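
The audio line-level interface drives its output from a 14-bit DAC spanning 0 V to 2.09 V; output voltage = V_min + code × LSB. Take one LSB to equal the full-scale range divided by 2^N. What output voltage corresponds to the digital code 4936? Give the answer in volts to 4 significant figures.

0.6297 V

Full-scale range = 2.09 V. LSB = 2.09 V / 2^14.
V_out = V_min + code × LSB = 0 V + 4936 × 2.09 V / 16384
      = 0 V + 0.629653 V = 0.629653 V.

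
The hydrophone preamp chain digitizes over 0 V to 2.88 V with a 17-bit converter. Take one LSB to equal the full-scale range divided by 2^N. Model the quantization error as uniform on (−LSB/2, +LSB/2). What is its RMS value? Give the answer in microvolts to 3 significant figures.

6.34 µV

Range is 2.88 V.
One LSB is 2.88 V / 131072 = 21.973 µV.
For a uniform distribution on [−LSB/2, +LSB/2], V_rms = LSB/√12 = 21.973 µV/3.4641 = 6.34 µV.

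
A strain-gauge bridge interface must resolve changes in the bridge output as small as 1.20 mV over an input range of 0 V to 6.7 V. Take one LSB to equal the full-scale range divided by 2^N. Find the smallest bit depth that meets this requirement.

V_FS = 6.7 V.
Levels needed ≥ 6.7/1.20 mV = 5583. 2^13 = 8192 suffices, so N_min = 13.

13 bits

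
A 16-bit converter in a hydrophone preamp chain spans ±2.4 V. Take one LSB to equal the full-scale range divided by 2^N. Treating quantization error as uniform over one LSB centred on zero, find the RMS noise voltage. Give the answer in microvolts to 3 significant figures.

Range = 2.4 − (-2.4) = 4.8 V.
One LSB is 4.8 V / 65536 = 73.242 µV.
RMS of a uniform error over width LSB is LSB/√12 = 21.1 µV.

21.1 µV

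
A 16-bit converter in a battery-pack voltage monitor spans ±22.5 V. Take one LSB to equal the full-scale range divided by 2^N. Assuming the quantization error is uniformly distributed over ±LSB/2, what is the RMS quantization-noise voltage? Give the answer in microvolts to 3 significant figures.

Span: 22.5 V − (-22.5 V) = 45 V.
LSB = 45 V / 2^16 = 0.68665 mV.
V_rms = LSB/√12 = 0.68665 mV / √12 = 198 µV.

198 µV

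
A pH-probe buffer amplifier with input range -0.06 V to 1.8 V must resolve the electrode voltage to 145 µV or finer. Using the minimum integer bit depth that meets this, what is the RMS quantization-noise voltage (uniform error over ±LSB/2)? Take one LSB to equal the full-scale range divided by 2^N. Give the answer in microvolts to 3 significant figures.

Full-scale range = 1.8 V − (-0.06 V) = 1.86 V.
1.86 V / 145 µV = 12830. Since 2^13 = 8192 and 2^14 = 16384, N = 14.
Step size = 1.86/16384 V = 113.53 µV.
σ_q = LSB/√12 = 113.53 µV/3.4641 = 32.8 µV.

32.8 µV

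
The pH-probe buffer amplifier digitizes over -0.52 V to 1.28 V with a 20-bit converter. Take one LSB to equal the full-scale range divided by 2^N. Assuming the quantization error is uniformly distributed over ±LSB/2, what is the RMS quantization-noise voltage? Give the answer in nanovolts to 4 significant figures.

495.5 nV

Range = 1.28 − (-0.52) = 1.8 V.
One LSB is 1.8 V / 1048576 = 1.71661 µV.
V_rms = LSB/√12 = 1.71661 µV / √12 = 495.5 nV.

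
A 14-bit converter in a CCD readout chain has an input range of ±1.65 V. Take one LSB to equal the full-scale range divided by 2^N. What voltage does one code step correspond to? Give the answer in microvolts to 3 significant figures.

The full-scale span is 1.65 − (-1.65) = 3.3 V.
There are 2^14 = 16384 steps.
LSB = 3.3 V ÷ 2^14 = 3.3/16384 V = 201 µV.

201 µV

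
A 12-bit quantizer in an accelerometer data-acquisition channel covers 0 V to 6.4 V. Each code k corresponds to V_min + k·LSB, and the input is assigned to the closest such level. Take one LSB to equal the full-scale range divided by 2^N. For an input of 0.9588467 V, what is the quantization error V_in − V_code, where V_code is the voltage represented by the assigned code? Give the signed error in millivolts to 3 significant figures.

V_FS = 6.4 V. LSB = 6.4 V / 2^12 ≈ 1.563 mV.
(V_in − V_min)/LSB = (0.9588467 − (0)) × 4096/6.4 = 613.6619 → nearest code k = 614.
V_code = V_min + k × range/2^12 = 0 + 614 × 6.4/4096 = 0.9593750000 V.
V_in − V_code = 0.9588467 − (0.9593750000) = −0.528 mV.

−0.528 mV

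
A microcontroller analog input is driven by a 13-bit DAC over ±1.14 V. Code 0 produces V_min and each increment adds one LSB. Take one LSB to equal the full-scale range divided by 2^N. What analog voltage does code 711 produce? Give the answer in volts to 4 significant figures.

Span: 1.14 V − (-1.14 V) = 2.28 V. LSB = 2.28 V / 2^13.
V_out = -1.14 + 711 × (2.28/8192) V
      = -1.14 V + 0.197886 V = -0.942114 V.

-0.9421 V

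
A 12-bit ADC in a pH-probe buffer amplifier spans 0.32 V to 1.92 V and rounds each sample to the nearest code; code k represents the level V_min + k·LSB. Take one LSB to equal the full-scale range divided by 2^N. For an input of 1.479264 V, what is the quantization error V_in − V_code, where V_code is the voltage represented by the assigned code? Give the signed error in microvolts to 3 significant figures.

Full-scale range = 1.92 V − (0.32 V) = 1.6 V. LSB = 1.6 V / 2^12 ≈ 390.6 µV.
Position in LSBs: (1.479264 − (0.32)) × 4096/1.6 = 2967.7158; rounding gives k = 2968.
Reconstructed level: 0.32 + 2968 × 1.6/4096 V = 1.479375000 V.
e = 1.479264 − (1.479375000) = −111 µV.

−111 µV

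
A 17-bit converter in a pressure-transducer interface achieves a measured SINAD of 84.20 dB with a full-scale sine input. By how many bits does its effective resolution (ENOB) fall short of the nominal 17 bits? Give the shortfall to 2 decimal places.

N_eff = (84.20 − 1.76)/6.02 = 13.6944 bits.
17 − 13.6944 = 3.31 bits below nominal.

3.31 bits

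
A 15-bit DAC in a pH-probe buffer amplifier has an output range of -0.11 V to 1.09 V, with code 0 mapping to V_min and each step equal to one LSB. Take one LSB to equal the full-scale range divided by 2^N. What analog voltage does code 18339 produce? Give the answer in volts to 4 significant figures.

Full-scale range = 1.09 V − (-0.11 V) = 1.2 V. LSB = 1.2 V / 2^15.
V_out = -0.11 + 18339 × (1.2/32768) V
      = -0.11 V + 0.671594 V = 0.561594 V.

0.5616 V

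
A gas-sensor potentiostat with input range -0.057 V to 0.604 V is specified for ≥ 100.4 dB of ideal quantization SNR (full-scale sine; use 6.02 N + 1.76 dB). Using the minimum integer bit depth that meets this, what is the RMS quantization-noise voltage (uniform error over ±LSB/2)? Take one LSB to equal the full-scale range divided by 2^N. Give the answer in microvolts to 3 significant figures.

Full-scale range = 0.604 V − (-0.057 V) = 0.661 V.
N ≥ (100.4 − 1.76)/6.02 = 16.385 → N_min = 17.
LSB = 0.661 V / 2^17 = 5.0430 µV.
σ_q = LSB/√12 = 5.0430 µV/3.4641 = 1.46 µV.

1.46 µV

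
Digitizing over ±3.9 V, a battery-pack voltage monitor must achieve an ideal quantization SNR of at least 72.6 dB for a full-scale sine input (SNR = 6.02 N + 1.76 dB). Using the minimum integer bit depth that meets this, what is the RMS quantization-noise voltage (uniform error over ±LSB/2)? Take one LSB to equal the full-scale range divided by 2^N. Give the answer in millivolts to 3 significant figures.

Span: 3.9 V − (-3.9 V) = 7.8 V.
N ≥ (72.6 − 1.76)/6.02 = 11.767 → N_min = 12.
LSB = 7.8 V / 2^12 = 1.9043 mV.
RMS noise = LSB/√12 = 0.550 mV.

0.550 mV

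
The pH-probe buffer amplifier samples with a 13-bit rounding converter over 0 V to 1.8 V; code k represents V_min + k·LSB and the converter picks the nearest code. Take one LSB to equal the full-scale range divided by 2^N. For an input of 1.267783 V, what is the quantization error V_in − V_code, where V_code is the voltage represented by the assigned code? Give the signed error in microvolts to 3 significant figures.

Full-scale range = 1.8 V. LSB = 1.8 V / 2^13 ≈ 219.7 µV.
(V_in − V_min)/LSB = (1.267783 − (0)) × 8192/1.8 = 5769.8213 → nearest code k = 5770.
V_code = 0 + (5770/8192) × 1.8 = 1.267822266 V.
Error = V_in − V_code = 1.267783 − (1.267822266) = −39.3 µV.

−39.3 µV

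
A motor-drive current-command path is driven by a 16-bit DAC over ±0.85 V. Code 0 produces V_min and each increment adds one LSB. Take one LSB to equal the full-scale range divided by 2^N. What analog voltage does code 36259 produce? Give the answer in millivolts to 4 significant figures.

90.56 mV

Full-scale range = 0.85 V − (-0.85 V) = 1.7 V. LSB = 1.7 V / 2^16.
V_out = -0.85 + 36259 × (1.7/65536) V
      = -0.85 V + 0.940556 V = 0.0905563 V.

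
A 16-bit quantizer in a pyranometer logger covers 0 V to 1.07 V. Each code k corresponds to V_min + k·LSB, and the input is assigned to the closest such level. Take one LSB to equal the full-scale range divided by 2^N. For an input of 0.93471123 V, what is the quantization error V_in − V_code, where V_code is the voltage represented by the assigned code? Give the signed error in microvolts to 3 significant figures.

−4.04 µV

Span = 1.07 V. LSB = 1.07 V / 2^16 ≈ 16.33 µV.
Position in LSBs: (0.93471123 − (0)) × 65536/1.07 = 57249.7525; rounding gives k = 57250.
V_code = 0 + (57250/65536) × 1.07 = 0.93471527100 V.
V_in − V_code = 0.93471123 − (0.93471527100) = −4.04 µV.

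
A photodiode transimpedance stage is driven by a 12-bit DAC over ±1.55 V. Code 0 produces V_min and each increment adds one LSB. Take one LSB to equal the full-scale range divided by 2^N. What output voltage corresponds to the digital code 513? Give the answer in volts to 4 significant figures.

-1.162 V

The full-scale span is 1.55 − (-1.55) = 3.1 V. LSB = 3.1 V / 2^12.
V_out = -1.55 + 513 × (3.1/4096) V
      = -1.55 V + 0.388257 V = -1.16174 V.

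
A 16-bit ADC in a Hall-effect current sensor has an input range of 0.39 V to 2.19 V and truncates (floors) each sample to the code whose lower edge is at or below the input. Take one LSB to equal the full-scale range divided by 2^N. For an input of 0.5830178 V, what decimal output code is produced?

7027

Span: 2.19 V − (0.39 V) = 1.8 V. LSB = 1.8 V / 2^16 ≈ 27.47 µV.
(V_in − V_min) × 2^16/range = (0.5830178 − (0.39)) × 65536/1.8 = 7027.564.
Floor → code = 7027.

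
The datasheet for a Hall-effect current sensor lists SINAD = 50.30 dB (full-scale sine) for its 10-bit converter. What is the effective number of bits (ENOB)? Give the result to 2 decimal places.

8.06 bits

ENOB = (50.30 − 1.76)/6.02 = 8.0631 bits.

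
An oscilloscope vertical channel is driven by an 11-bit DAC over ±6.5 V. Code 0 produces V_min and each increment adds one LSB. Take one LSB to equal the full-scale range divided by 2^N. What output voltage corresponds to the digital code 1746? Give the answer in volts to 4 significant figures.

4.583 V

The full-scale span is 6.5 − (-6.5) = 13 V. LSB = 13 V / 2^11.
V_out = V_min + code × LSB = -6.5 V + 1746 × 13 V / 2048
      = -6.5 V + 11.0830 V = 4.58301 V.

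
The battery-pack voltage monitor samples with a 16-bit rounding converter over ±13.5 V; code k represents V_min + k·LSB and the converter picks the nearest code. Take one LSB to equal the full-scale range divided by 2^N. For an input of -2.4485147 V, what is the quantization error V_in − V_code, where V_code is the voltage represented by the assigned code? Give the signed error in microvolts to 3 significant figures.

The full-scale span is 13.5 − (-13.5) = 27 V. LSB = 27 V / 2^16 ≈ 412.0 µV.
Position in LSBs: (-2.4485147 − (-13.5)) × 65536/27 = 26824.8200; rounding gives k = 26825.
V_code = V_min + k × range/2^16 = -13.5 + 26825 × 27/65536 = -2.4484405518 V.
V_in − V_code = -2.4485147 − (-2.4484405518) = −74.1 µV.

−74.1 µV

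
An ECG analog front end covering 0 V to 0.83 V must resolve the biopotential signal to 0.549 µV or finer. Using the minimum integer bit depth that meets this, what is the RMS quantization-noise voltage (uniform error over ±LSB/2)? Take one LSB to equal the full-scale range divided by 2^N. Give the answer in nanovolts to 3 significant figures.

Span = 0.83 V.
Required number of levels: 0.83/0.549 µV = 1.5118e6; smallest N with 2^N ≥ that is 21.
One LSB is 0.83 V / 2097152 = 395.77 nV.
V_rms = LSB/√12 = 114 nV.

114 nV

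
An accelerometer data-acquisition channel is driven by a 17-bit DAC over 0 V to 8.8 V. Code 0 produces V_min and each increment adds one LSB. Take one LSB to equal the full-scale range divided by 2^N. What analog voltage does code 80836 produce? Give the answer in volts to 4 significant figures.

5.427 V

Range is 8.8 V. LSB = 8.8 V / 2^17.
V_out = 0 + 80836 × (8.8/131072) V
      = 0 V + 5.42722 V = 5.42722 V.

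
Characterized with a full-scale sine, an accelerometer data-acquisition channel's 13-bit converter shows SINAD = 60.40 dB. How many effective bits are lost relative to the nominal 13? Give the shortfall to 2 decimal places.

Effective bits = (60.40 − 1.76)/6.02 = 9.7409.
13 − 9.7409 = 3.26 bits below nominal.

3.26 bits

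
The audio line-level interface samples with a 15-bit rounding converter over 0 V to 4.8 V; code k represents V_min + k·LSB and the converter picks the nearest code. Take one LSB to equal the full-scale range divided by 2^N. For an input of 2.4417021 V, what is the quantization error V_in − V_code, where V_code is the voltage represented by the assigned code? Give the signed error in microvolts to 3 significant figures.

−45.9 µV

V_FS = 4.8 V. LSB = 4.8 V / 2^15 ≈ 146.5 µV.
(2.4417021 − (0)) / LSB = 2.4417021 × 32768/4.8 = 16668.6863. Nearest integer: k = 16669.
Reconstructed level: 0 + 16669 × 4.8/32768 V = 2.4417480469 V.
e = 2.4417021 − (2.4417480469) = −45.9 µV.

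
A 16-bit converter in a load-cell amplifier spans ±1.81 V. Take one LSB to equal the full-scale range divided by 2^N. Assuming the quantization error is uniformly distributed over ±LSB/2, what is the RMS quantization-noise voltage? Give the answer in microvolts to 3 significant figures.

15.9 µV

The full-scale span is 1.81 − (-1.81) = 3.62 V.
LSB = 3.62 V / 2^16 = 55.237 µV.
RMS of a uniform error over width LSB is LSB/√12 = 15.9 µV.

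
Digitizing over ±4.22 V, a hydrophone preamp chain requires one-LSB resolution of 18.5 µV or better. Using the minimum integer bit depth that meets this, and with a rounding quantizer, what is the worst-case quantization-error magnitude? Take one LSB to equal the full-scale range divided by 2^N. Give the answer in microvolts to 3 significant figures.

Span: 4.22 V − (-4.22 V) = 8.44 V.
Levels needed ≥ 8.44/18.5 µV = 456200. 2^19 = 524288 suffices, so N_min = 19.
One LSB is 8.44 V / 524288 = 16.098 µV.
Half an LSB is 8.05 µV.

8.05 µV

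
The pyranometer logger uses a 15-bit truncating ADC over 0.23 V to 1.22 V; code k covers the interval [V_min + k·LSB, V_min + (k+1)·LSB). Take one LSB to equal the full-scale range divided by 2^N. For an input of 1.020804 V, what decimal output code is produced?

26174

Span: 1.22 V − (0.23 V) = 0.99 V. LSB = 0.99 V / 2^15 ≈ 30.21 µV.
V_in − V_min = 1.020804 − (0.23) = 0.790804 V.
Divide by LSB: 0.790804 × 32768/0.99 = 26174.8136.
Truncating gives code 26174.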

Action item>
Taking the line that contains "The pyranometer logger" as the starting point, copy every line through the end of the listing exactly, and write nothing further.

Response area>
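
The pyranometer logger uses a 15-bit truncating ADC over 0.23 V to 1.22 V; code k covers the interval [V_min + k·LSB, V_min + (k+1)·LSB). Take one LSB to equal the full-scale range divided by 2^N. For an input of 1.020804 V, what decimal output code is produced?

26174

Span: 1.22 V − (0.23 V) = 0.99 V. LSB = 0.99 V / 2^15 ≈ 30.21 µV.
V_in − V_min = 1.020804 − (0.23) = 0.790804 V.
Divide by LSB: 0.790804 × 32768/0.99 = 26174.8136.
Truncating gives code 26174.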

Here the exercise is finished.